[Stored items]
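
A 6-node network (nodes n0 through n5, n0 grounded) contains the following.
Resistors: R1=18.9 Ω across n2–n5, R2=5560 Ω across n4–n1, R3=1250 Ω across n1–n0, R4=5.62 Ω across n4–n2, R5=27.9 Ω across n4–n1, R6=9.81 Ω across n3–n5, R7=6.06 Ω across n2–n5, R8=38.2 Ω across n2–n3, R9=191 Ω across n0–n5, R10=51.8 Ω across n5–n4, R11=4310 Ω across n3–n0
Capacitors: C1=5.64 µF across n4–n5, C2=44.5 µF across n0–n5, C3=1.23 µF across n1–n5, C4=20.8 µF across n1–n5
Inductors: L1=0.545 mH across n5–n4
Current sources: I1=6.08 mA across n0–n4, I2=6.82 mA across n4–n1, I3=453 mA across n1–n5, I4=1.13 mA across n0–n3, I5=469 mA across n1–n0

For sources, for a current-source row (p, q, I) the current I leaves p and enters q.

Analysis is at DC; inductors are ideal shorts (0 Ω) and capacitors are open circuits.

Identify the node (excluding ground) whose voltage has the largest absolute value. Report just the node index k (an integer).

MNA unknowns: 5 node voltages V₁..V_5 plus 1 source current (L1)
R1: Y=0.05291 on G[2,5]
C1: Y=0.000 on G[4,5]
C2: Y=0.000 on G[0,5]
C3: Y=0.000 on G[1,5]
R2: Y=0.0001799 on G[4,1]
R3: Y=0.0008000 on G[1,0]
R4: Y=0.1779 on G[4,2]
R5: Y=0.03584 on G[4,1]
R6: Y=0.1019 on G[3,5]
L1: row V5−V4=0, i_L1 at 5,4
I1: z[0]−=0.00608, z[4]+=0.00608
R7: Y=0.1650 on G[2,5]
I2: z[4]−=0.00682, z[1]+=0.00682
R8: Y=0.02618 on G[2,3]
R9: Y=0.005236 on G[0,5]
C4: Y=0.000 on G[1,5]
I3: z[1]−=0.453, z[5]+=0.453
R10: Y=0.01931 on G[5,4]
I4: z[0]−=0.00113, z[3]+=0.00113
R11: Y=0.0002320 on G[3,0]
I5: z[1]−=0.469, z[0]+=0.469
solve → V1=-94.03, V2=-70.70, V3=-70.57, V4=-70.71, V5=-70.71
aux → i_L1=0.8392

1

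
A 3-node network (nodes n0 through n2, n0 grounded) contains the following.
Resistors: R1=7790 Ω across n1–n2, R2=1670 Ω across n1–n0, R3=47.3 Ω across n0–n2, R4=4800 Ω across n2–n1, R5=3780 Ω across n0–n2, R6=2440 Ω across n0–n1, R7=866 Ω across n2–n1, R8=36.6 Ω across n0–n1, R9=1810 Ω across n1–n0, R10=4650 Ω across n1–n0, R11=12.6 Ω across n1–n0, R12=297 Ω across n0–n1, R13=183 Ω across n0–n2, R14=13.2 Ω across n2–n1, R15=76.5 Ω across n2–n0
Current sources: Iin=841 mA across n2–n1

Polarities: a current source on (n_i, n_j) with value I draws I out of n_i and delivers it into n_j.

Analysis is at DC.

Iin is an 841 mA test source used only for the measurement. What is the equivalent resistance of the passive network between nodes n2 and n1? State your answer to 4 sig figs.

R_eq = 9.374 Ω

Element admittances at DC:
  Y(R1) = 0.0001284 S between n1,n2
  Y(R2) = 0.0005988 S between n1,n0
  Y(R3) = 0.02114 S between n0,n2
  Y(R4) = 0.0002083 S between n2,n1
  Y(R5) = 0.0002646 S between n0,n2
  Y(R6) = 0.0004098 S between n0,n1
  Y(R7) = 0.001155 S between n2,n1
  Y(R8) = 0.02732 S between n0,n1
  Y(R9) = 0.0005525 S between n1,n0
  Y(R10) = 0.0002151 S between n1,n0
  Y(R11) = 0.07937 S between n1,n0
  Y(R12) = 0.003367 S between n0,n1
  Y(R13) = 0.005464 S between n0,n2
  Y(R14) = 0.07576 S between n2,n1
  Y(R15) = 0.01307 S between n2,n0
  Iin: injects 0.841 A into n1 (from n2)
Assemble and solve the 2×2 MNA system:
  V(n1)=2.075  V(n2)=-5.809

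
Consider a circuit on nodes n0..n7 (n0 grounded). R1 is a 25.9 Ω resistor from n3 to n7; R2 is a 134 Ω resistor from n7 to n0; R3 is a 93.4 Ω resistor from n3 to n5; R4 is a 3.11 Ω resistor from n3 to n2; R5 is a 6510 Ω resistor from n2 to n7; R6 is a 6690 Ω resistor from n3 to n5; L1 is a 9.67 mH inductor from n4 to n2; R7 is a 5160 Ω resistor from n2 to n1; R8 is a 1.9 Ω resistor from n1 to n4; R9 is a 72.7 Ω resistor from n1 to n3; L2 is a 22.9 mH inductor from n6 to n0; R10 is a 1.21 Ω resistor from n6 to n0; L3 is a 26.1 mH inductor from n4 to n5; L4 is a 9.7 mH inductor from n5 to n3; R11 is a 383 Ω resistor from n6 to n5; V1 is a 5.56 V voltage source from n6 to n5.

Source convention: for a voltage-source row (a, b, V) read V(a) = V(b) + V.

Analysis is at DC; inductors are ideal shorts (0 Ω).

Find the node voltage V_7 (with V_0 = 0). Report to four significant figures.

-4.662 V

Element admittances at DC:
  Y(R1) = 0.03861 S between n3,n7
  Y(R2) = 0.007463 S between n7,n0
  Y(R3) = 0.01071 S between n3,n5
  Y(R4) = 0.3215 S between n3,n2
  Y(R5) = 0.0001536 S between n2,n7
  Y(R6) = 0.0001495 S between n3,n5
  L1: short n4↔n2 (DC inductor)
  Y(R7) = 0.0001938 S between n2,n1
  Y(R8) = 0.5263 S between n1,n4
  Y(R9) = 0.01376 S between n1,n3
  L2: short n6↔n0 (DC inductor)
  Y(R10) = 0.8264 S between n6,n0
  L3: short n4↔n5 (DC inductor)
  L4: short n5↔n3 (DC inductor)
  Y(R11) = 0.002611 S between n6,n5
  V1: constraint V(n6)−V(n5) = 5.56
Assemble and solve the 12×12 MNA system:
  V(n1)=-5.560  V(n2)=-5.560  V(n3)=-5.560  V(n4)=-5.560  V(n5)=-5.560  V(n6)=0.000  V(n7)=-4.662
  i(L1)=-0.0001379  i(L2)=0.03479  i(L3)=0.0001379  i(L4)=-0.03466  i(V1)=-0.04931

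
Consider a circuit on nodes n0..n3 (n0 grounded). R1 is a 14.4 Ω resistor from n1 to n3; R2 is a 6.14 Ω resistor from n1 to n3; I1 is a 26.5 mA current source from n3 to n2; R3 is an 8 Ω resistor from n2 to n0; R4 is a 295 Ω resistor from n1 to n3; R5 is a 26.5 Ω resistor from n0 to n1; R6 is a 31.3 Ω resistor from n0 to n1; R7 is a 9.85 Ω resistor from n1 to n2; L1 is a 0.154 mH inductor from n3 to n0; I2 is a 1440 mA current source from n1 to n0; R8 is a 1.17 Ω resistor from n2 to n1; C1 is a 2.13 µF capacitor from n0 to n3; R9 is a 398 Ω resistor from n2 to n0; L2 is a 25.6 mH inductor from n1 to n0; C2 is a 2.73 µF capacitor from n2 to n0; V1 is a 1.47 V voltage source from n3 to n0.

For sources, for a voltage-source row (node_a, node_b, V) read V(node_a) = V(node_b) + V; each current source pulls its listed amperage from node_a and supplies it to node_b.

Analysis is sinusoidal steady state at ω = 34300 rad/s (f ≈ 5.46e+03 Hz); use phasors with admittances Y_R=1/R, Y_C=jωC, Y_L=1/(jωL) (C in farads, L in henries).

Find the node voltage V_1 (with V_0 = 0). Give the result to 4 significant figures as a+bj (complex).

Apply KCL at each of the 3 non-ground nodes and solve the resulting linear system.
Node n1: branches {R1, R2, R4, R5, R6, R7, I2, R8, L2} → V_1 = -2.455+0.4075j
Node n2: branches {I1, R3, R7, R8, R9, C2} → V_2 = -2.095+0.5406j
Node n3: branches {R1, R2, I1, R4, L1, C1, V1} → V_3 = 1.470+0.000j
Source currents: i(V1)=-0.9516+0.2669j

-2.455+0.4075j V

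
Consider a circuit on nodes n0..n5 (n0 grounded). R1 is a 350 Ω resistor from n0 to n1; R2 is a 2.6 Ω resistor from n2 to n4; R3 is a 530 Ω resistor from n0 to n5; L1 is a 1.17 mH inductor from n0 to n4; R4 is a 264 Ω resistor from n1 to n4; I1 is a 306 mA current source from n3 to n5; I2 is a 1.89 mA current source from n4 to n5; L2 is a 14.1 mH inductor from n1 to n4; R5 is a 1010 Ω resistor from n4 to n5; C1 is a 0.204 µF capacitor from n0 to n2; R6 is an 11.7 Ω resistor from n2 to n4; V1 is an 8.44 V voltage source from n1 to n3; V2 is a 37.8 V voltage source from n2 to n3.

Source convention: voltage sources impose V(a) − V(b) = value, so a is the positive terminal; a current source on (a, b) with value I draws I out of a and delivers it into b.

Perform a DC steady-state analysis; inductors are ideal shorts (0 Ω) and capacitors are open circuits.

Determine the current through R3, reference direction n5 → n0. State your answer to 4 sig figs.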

---

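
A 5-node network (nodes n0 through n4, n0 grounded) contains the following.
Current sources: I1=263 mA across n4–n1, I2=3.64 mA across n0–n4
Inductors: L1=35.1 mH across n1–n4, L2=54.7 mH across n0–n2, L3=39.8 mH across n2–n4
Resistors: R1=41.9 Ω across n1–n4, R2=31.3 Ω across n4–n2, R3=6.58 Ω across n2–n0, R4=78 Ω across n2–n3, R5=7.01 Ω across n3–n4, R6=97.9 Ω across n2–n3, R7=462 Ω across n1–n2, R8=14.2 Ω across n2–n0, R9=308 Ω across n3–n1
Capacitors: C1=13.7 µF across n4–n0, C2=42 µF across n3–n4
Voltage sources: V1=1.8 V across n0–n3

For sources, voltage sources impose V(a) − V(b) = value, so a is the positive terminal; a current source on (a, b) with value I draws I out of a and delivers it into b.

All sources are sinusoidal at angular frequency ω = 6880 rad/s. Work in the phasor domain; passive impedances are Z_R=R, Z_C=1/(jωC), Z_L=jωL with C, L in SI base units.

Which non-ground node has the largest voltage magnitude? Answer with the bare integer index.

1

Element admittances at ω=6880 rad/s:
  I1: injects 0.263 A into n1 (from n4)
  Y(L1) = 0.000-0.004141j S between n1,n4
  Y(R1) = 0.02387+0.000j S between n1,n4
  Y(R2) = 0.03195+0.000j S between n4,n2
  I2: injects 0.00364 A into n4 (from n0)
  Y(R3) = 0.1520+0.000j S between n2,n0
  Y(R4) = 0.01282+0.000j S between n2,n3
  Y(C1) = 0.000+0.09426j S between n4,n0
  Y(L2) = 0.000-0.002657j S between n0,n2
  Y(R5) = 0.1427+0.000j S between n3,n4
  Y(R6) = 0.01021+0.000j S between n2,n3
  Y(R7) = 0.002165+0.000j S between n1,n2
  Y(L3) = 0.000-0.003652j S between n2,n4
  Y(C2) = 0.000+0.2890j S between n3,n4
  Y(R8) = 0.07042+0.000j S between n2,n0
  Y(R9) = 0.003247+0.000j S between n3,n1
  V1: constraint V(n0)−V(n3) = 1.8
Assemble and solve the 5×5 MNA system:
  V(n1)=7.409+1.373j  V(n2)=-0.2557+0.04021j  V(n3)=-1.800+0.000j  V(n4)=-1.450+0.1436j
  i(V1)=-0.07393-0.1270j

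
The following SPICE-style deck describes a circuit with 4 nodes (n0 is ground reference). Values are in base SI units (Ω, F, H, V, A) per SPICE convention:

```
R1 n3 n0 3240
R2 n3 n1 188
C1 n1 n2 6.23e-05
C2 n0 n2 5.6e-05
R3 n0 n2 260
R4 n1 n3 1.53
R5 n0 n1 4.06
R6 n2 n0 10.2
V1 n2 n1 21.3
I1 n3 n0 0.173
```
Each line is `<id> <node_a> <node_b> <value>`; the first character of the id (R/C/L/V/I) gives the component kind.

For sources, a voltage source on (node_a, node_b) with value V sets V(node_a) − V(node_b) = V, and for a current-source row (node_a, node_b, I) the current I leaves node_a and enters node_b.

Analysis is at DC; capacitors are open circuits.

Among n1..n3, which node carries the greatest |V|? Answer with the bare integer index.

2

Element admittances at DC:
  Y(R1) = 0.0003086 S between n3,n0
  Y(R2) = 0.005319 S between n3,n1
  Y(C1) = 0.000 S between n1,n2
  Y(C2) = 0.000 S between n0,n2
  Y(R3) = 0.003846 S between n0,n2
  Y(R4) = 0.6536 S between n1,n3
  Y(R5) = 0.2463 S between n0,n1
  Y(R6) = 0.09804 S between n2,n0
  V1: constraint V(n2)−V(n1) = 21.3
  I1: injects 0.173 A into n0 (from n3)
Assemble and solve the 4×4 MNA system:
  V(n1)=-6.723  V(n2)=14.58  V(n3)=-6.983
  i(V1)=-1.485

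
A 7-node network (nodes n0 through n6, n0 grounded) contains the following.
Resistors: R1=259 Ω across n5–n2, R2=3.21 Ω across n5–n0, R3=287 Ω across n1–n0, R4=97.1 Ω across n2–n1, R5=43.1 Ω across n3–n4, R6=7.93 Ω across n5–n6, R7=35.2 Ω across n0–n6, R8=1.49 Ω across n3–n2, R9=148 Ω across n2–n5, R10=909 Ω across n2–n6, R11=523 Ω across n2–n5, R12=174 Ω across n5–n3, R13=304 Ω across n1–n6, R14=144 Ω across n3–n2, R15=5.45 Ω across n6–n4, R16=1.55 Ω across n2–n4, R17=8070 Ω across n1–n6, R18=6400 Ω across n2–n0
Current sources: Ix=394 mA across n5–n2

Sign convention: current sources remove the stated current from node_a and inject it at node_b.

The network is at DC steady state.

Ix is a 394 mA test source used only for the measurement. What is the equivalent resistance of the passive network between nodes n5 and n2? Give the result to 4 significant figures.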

▸ Exercise:
Find, please, how many lines in the data include the word "base", and put down that number only.

▸ Answer box:
2